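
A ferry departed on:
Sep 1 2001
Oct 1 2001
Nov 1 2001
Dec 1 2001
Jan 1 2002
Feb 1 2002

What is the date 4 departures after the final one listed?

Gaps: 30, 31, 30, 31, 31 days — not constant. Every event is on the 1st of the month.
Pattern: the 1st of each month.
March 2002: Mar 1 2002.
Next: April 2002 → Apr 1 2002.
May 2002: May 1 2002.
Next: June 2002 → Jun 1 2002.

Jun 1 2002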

* * *

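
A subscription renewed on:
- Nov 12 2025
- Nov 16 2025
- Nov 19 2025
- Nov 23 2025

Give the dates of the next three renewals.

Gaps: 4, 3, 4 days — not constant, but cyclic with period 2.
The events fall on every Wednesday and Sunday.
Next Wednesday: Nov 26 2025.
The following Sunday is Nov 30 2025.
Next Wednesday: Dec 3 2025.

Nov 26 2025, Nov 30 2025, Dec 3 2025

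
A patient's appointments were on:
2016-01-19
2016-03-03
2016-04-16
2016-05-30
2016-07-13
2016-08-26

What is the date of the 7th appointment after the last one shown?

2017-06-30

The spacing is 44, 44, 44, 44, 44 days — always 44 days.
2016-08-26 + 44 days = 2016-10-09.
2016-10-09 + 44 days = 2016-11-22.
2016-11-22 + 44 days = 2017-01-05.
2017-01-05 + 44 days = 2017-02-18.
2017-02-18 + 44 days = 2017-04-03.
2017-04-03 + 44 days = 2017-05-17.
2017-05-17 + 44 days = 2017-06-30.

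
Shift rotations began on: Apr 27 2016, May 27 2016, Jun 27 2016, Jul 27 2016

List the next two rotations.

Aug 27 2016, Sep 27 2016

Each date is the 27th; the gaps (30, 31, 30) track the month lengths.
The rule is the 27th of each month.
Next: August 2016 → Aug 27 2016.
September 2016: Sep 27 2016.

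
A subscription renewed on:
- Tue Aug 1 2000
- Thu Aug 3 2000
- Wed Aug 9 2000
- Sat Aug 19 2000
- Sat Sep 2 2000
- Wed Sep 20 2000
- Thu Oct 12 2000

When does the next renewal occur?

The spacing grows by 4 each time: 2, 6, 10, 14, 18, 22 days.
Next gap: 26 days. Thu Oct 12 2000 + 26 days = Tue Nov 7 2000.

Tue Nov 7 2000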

» **About this task**: Return the span of lines in the data above that opens at the line with "What is the date of" and closes at the line with "Shift rotations began", exactly, ends included, nothing else.

» **Final answer**:
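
What is the date of the 7th appointment after the last one shown?

2017-06-30

The spacing is 44, 44, 44, 44, 44 days — always 44 days.
2016-08-26 + 44 days = 2016-10-09.
2016-10-09 + 44 days = 2016-11-22.
2016-11-22 + 44 days = 2017-01-05.
2017-01-05 + 44 days = 2017-02-18.
2017-02-18 + 44 days = 2017-04-03.
2017-04-03 + 44 days = 2017-05-17.
2017-05-17 + 44 days = 2017-06-30.

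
Shift rotations began on: Apr 27 2016, May 27 2016, Jun 27 2016, Jul 27 2016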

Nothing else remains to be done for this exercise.